◆ Exercise details ◆
This task calls for printing every entry exactly.

--- Records shown ---

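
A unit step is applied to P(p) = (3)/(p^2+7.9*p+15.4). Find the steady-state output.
FVT: lim_{t→∞} y(t) = lim_{p→0} p*Y(p) where Y(p) = P(p)/p.
= lim_{p→0} P(p) = P(0) = num(0)/den(0) = 3/15.4 = 0.1948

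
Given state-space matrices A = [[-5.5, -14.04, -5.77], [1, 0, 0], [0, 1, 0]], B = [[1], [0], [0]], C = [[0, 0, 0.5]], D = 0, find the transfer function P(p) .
P(p) = C(pI - A)⁻¹B + D.
Characteristic polynomial det(pI - A) = p^3 + 5.5*p^2 + 14.04*p + 5.77.
Numerator from C·adj(pI-A)·B + D·det(pI-A) = 0.5.
P(p) = (0.5)/(p^3 + 5.5*p^2 + 14.04*p + 5.77)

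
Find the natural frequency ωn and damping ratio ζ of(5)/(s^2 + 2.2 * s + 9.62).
Underdamped: complex pole -1.1 + 2.9j. ωn = |pole| = 3.102, ζ = -Re(pole)/ωn = 0.3547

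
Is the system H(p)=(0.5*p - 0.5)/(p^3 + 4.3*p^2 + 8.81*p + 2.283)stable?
Denominator: p^3 + 4.3*p^2 + 8.81*p + 2.283 = (p + 0.3)(p^2 + 4*p + 7.61). Poles: -0.3, -2 + 1.9j, -2 - 1.9j. All Re(p)<0: Yes (stable)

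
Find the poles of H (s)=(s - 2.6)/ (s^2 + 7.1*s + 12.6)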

---

◆ Reply ◆
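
A unit step is applied to P(p) = (3)/(p^2+7.9*p+15.4). Find the steady-state output.
FVT: lim_{t→∞} y(t) = lim_{p→0} p*Y(p) where Y(p) = P(p)/p.
= lim_{p→0} P(p) = P(0) = num(0)/den(0) = 3/15.4 = 0.1948

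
Given state-space matrices A = [[-5.5, -14.04, -5.77], [1, 0, 0], [0, 1, 0]], B = [[1], [0], [0]], C = [[0, 0, 0.5]], D = 0, find the transfer function P(p) .
P(p) = C(pI - A)⁻¹B + D.
Characteristic polynomial det(pI - A) = p^3 + 5.5*p^2 + 14.04*p + 5.77.
Numerator from C·adj(pI-A)·B + D·det(pI-A) = 0.5.
P(p) = (0.5)/(p^3 + 5.5*p^2 + 14.04*p + 5.77)

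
Find the natural frequency ωn and damping ratio ζ of(5)/(s^2 + 2.2 * s + 9.62).
Underdamped: complex pole -1.1 + 2.9j. ωn = |pole| = 3.102, ζ = -Re(pole)/ωn = 0.3547

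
Is the system H(p)=(0.5*p - 0.5)/(p^3 + 4.3*p^2 + 8.81*p + 2.283)stable?
Denominator: p^3 + 4.3*p^2 + 8.81*p + 2.283 = (p + 0.3)(p^2 + 4*p + 7.61). Poles: -0.3, -2 + 1.9j, -2 - 1.9j. All Re(p)<0: Yes (stable)

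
Find the poles of H (s)=(s - 2.6)/ (s^2 + 7.1*s + 12.6)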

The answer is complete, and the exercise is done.